§ Assignment
Reproduce exactly, from the line containing "A specimen's urine", every line down to the end of the data below.

§ Exercise inputs
<<<<
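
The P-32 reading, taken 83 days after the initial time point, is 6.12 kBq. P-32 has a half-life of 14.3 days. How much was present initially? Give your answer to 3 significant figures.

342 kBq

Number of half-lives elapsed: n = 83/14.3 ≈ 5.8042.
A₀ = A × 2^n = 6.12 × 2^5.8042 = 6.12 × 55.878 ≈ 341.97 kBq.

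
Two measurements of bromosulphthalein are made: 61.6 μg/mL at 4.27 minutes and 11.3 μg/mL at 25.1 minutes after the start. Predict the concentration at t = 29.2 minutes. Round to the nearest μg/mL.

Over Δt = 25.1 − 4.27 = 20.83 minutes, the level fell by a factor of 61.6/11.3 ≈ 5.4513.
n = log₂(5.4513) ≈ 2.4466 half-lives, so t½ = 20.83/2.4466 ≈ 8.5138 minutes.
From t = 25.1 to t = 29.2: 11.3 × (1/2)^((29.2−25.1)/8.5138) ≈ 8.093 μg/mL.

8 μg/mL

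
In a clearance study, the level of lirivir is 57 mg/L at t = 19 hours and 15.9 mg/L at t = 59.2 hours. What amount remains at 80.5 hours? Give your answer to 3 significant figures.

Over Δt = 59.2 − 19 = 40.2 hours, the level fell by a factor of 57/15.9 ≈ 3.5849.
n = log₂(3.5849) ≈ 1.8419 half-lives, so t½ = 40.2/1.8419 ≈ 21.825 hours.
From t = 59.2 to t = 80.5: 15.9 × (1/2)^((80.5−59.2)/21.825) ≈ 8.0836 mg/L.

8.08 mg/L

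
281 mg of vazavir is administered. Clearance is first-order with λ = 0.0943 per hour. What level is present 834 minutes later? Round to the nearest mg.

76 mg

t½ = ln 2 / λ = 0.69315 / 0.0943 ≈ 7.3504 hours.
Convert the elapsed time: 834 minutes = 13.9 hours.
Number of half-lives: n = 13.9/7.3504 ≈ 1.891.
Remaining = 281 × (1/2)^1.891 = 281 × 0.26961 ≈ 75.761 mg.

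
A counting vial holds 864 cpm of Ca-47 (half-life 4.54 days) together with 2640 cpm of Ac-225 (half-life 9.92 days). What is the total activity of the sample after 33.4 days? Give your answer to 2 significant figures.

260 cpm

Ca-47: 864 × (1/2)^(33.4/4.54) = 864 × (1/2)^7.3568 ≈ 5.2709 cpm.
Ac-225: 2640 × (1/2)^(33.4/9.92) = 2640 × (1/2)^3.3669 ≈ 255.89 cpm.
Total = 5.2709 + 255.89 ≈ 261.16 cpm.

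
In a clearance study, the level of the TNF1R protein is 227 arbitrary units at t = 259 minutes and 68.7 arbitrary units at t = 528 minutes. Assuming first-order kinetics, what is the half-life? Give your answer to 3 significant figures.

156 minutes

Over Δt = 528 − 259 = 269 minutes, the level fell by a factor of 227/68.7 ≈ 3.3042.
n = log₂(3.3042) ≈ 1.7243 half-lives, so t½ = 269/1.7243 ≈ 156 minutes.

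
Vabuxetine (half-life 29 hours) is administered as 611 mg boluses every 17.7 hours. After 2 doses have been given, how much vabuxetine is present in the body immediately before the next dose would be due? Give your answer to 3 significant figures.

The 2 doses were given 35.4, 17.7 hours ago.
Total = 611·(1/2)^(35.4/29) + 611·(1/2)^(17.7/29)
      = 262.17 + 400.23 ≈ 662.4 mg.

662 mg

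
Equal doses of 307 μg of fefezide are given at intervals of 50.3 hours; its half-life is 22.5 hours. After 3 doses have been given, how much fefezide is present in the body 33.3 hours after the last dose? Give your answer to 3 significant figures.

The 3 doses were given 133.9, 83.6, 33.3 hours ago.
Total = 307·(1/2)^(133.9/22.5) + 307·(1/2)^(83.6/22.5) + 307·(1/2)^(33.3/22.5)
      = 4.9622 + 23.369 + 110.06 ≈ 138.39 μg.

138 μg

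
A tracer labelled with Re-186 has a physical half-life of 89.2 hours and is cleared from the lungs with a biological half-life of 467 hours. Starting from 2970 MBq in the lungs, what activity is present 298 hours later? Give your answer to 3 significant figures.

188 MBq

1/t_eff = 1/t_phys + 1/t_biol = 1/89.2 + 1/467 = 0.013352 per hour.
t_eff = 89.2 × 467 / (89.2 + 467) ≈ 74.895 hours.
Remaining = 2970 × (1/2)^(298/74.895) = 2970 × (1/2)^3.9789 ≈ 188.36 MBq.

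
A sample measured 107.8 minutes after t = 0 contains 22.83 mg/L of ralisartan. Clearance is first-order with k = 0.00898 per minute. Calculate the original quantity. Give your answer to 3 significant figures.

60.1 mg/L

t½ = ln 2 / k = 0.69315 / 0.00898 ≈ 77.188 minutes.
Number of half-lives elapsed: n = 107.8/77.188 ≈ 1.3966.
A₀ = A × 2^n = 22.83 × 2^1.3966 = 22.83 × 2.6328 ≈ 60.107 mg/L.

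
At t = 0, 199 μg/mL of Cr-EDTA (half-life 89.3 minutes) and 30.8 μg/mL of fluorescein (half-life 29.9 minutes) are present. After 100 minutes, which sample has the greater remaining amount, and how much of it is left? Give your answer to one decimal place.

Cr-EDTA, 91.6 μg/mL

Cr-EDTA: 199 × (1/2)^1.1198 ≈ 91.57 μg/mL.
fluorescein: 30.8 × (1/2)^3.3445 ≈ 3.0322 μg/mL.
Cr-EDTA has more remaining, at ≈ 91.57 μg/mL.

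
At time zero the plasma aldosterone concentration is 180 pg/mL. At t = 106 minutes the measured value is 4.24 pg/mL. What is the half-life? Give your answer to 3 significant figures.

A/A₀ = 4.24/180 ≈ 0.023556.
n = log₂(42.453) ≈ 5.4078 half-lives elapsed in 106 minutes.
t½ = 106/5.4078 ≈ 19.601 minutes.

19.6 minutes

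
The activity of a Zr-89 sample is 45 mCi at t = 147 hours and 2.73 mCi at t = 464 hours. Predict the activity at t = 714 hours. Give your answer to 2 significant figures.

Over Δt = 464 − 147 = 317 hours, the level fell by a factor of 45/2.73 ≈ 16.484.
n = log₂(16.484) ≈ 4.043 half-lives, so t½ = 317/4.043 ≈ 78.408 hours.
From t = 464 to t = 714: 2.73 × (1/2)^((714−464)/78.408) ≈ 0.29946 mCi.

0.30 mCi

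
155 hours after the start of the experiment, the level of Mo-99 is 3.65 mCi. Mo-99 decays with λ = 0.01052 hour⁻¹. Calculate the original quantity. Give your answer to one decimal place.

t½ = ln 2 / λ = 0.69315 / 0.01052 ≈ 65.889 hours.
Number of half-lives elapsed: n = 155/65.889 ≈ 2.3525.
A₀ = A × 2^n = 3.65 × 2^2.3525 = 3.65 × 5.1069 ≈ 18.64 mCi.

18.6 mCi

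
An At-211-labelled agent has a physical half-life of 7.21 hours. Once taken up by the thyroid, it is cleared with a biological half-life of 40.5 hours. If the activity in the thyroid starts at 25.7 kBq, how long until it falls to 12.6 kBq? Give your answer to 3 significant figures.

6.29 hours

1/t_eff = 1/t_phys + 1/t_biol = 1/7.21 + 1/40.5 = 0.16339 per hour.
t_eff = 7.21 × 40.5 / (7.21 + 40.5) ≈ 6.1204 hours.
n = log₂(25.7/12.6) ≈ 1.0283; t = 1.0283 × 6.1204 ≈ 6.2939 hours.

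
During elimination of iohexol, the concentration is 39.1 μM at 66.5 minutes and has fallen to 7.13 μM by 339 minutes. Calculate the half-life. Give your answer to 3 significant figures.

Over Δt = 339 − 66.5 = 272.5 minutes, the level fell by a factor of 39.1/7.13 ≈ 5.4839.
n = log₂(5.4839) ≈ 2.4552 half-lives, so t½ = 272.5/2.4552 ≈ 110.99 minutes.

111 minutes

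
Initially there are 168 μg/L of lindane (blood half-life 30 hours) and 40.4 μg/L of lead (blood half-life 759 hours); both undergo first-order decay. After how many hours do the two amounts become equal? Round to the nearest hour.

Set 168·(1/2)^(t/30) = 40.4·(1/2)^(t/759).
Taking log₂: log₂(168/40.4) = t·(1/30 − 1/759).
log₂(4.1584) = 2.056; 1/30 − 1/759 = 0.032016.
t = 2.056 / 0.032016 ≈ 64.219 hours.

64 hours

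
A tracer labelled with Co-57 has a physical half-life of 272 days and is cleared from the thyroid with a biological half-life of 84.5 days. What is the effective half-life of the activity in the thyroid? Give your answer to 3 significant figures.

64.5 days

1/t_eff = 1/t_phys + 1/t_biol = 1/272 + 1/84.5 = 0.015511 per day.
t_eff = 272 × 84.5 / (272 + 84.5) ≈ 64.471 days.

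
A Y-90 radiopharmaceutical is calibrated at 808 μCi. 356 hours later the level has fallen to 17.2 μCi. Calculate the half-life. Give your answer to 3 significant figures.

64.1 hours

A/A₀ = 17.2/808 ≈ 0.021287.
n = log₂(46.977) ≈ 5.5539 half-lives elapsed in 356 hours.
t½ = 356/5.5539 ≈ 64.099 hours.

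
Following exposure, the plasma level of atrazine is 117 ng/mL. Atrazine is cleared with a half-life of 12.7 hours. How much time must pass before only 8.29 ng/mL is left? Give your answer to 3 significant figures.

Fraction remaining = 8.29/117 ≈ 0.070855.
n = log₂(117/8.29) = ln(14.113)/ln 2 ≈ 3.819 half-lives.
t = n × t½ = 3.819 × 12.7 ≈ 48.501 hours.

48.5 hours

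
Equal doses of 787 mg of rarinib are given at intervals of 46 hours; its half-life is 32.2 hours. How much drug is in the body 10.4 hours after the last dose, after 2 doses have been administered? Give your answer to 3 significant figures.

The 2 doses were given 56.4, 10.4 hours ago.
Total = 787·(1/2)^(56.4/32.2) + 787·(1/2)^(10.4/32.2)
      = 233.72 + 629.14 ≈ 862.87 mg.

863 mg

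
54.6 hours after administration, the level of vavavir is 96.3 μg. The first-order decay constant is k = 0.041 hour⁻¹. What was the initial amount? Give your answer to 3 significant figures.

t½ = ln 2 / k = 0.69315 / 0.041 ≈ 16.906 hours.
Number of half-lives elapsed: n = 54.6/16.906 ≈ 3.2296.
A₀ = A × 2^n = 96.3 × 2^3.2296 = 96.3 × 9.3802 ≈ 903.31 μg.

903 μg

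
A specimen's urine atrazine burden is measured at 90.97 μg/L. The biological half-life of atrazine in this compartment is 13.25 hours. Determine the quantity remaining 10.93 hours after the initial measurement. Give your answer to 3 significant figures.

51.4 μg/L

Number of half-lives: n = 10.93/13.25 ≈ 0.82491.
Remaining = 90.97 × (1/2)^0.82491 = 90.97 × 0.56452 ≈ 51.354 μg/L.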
>>>>
§ Written solution
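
A specimen's urine atrazine burden is measured at 90.97 μg/L. The biological half-life of atrazine in this compartment is 13.25 hours. Determine the quantity remaining 10.93 hours after the initial measurement. Give your answer to 3 significant figures.

51.4 μg/L

Number of half-lives: n = 10.93/13.25 ≈ 0.82491.
Remaining = 90.97 × (1/2)^0.82491 = 90.97 × 0.56452 ≈ 51.354 μg/L.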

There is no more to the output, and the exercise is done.